▶ WHAT THIS TASK INVOLVES
From the entries, copy out every line in which the word "than" is found.

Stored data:

▼▼▼

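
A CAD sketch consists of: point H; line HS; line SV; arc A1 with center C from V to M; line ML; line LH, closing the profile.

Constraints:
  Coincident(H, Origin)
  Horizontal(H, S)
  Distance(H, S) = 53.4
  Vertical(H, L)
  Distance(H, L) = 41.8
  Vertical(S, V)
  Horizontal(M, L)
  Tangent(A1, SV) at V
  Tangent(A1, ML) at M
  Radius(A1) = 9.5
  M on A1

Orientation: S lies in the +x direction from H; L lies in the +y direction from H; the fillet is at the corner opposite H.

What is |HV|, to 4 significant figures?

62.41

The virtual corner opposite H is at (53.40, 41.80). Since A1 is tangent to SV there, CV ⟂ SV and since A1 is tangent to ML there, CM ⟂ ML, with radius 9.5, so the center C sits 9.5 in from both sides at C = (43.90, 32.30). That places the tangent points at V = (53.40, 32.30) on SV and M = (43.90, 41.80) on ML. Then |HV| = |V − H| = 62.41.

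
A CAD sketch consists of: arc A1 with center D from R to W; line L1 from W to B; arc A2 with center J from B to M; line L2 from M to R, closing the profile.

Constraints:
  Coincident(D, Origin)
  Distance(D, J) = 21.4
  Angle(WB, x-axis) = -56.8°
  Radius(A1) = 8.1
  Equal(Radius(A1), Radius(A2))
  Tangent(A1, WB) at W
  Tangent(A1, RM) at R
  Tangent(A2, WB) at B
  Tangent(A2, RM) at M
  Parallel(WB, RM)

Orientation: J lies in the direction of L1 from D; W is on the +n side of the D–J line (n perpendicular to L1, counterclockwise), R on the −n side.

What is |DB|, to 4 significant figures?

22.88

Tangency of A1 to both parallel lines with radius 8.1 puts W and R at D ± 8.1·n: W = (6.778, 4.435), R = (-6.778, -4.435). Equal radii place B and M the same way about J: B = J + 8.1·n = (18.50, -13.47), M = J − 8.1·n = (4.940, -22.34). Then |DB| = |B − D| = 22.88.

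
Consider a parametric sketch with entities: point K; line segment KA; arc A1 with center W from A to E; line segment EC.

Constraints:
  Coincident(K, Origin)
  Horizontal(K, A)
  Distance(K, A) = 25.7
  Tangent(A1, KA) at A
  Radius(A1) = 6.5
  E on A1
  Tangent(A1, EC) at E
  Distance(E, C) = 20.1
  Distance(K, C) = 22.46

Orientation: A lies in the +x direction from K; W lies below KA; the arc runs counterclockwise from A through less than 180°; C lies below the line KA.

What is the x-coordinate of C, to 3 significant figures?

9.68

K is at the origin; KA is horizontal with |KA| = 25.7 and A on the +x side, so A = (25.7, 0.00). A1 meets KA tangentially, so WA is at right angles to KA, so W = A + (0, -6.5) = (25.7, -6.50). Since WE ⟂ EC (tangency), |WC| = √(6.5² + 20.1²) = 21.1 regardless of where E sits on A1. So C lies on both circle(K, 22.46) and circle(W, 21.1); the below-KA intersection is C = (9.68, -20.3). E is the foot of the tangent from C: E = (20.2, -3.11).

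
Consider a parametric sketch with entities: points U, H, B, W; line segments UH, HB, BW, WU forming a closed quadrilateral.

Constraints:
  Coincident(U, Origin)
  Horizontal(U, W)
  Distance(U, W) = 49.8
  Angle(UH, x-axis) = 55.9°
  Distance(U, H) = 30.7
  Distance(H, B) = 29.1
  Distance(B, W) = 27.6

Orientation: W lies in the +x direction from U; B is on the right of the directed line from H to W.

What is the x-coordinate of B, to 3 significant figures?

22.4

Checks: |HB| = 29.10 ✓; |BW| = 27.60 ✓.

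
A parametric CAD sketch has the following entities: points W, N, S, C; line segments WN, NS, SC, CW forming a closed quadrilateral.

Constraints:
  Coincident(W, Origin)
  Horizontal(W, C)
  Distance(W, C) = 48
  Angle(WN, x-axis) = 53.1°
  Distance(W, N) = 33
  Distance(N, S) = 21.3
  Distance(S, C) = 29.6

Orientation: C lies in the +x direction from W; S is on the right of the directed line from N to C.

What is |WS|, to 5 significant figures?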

▲▲▲
▼▼▼

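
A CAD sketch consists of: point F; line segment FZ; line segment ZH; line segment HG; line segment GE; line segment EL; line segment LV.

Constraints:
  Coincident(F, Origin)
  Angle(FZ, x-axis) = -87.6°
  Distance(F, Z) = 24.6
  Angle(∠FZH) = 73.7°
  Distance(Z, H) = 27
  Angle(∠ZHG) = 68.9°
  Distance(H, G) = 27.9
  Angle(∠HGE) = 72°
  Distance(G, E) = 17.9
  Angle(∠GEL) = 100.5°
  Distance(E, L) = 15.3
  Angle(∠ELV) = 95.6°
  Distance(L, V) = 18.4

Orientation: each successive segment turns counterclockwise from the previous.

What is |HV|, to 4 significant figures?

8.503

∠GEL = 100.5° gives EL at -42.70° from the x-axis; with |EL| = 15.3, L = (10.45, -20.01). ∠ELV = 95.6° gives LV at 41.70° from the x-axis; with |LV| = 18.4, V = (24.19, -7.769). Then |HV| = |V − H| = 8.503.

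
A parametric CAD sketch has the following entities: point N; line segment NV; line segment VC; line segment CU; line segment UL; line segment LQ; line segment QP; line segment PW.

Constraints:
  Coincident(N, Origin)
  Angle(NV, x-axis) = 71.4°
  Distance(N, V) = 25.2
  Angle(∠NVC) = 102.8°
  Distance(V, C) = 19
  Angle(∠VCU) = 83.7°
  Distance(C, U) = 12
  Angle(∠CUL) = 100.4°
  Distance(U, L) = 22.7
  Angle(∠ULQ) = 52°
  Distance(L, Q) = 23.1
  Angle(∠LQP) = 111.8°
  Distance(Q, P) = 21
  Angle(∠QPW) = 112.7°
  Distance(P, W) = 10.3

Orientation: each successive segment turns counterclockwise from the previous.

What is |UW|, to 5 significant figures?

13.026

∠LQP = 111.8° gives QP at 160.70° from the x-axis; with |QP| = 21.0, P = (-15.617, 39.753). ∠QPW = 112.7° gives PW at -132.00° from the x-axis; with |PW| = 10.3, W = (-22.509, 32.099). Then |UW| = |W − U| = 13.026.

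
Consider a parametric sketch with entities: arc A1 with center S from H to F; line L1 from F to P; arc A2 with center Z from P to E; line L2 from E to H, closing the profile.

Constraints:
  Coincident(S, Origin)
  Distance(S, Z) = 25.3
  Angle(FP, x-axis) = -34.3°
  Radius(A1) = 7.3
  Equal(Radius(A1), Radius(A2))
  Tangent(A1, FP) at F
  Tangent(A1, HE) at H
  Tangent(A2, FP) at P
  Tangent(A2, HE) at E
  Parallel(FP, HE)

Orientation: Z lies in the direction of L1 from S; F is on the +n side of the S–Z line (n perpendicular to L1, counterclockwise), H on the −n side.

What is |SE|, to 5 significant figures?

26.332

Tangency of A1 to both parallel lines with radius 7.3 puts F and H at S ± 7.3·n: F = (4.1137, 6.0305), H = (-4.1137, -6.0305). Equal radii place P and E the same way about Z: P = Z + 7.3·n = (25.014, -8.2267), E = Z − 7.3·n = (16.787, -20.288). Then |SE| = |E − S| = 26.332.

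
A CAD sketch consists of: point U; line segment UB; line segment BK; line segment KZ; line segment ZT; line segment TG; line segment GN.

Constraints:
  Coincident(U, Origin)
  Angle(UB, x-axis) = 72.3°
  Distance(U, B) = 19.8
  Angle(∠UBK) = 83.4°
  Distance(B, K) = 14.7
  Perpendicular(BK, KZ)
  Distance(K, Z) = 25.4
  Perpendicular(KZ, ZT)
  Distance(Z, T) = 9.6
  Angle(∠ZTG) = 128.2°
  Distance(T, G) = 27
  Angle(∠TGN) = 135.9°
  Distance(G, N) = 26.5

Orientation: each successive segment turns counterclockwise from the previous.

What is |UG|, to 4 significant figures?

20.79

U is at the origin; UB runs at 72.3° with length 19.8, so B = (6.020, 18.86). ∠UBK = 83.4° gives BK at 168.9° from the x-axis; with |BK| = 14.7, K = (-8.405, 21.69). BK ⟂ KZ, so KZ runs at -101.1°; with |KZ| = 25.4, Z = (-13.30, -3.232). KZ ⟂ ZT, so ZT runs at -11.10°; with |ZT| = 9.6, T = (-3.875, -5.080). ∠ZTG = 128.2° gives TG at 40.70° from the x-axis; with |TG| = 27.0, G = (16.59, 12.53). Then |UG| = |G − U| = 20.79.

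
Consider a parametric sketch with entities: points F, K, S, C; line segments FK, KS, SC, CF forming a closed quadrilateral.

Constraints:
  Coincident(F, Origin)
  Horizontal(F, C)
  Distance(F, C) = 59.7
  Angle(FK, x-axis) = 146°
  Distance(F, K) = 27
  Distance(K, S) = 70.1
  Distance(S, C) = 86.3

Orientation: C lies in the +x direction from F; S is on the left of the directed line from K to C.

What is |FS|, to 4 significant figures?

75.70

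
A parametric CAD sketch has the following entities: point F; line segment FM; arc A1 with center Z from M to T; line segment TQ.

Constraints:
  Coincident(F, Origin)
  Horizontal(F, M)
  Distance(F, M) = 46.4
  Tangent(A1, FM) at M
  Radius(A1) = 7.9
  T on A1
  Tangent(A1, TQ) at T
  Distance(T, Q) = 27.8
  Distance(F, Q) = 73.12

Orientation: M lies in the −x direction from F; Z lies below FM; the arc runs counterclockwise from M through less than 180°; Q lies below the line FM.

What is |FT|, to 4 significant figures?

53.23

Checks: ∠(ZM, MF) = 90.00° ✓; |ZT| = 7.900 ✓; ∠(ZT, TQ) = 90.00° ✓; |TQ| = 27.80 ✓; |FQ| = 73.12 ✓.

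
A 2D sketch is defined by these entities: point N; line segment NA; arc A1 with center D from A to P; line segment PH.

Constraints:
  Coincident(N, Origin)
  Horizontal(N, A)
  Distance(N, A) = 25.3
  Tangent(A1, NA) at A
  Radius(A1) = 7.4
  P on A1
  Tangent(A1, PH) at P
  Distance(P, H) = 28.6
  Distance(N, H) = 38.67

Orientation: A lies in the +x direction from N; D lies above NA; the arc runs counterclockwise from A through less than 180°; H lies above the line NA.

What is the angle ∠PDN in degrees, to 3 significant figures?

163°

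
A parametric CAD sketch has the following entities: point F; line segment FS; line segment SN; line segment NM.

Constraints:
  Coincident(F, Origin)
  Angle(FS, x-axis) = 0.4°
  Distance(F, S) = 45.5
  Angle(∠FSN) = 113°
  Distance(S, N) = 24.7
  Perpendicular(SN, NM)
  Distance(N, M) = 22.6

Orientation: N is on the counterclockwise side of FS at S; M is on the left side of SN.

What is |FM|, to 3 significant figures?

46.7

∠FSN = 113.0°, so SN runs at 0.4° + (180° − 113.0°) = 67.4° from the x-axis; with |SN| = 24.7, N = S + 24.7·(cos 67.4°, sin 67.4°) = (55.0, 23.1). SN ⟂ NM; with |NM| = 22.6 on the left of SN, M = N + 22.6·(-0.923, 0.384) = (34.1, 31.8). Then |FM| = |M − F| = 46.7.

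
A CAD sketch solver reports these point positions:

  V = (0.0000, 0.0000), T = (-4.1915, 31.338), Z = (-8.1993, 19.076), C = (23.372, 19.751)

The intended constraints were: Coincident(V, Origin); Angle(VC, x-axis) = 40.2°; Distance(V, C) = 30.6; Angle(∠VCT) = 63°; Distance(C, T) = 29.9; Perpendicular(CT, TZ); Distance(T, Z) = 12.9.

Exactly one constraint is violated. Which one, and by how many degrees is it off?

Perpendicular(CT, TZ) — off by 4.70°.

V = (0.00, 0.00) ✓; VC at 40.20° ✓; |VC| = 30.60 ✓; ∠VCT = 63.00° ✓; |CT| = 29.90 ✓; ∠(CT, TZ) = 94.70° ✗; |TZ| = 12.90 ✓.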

▲▲▲
▼▼▼

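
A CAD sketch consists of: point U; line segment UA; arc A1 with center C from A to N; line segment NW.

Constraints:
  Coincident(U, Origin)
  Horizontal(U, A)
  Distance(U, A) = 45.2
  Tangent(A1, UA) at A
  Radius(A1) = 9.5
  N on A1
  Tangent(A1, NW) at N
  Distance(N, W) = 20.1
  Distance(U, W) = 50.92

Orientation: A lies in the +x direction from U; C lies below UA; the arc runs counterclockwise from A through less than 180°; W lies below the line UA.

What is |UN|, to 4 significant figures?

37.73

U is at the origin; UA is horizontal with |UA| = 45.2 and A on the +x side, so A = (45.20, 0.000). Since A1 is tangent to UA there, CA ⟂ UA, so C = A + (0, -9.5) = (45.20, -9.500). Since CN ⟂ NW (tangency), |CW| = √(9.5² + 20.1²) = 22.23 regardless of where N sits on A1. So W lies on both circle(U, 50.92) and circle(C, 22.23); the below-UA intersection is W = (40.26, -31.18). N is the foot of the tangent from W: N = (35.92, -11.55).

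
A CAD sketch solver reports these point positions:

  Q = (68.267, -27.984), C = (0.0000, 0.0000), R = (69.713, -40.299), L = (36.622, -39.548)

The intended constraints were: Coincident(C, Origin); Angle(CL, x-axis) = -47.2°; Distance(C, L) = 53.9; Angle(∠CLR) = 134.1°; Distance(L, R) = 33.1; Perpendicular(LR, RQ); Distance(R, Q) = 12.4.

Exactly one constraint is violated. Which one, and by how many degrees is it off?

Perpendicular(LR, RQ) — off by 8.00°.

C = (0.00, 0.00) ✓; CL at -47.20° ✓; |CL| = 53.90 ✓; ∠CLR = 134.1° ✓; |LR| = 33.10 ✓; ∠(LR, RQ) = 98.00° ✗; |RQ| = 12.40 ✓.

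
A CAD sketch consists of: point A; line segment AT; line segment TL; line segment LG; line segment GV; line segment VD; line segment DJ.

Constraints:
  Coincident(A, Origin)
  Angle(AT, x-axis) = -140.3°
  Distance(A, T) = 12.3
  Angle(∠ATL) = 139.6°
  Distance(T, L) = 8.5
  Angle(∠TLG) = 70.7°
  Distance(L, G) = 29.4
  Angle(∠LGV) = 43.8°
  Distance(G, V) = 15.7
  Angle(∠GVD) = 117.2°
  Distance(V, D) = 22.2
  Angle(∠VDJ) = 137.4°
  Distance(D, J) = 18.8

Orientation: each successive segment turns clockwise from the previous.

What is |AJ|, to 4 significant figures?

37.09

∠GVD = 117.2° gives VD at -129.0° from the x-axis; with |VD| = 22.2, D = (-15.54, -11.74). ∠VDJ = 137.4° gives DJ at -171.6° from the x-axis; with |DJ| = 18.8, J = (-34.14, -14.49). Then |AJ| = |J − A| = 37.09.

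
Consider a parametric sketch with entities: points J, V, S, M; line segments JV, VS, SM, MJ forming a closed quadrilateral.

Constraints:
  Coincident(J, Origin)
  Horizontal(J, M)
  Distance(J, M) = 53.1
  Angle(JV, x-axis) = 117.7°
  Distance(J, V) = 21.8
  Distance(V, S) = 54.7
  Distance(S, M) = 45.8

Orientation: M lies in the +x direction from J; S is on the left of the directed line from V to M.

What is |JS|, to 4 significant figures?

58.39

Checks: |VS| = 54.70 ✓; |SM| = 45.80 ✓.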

▲▲▲

▶ FINAL ANSWER
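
Orientation: A lies in the +x direction from K; W lies below KA; the arc runs counterclockwise from A through less than 180°; C lies below the line KA.
Orientation: M lies in the −x direction from F; Z lies below FM; the arc runs counterclockwise from M through less than 180°; Q lies below the line FM.
Orientation: A lies in the +x direction from N; D lies above NA; the arc runs counterclockwise from A through less than 180°; H lies above the line NA.
Orientation: A lies in the +x direction from U; C lies below UA; the arc runs counterclockwise from A through less than 180°; W lies below the line UA.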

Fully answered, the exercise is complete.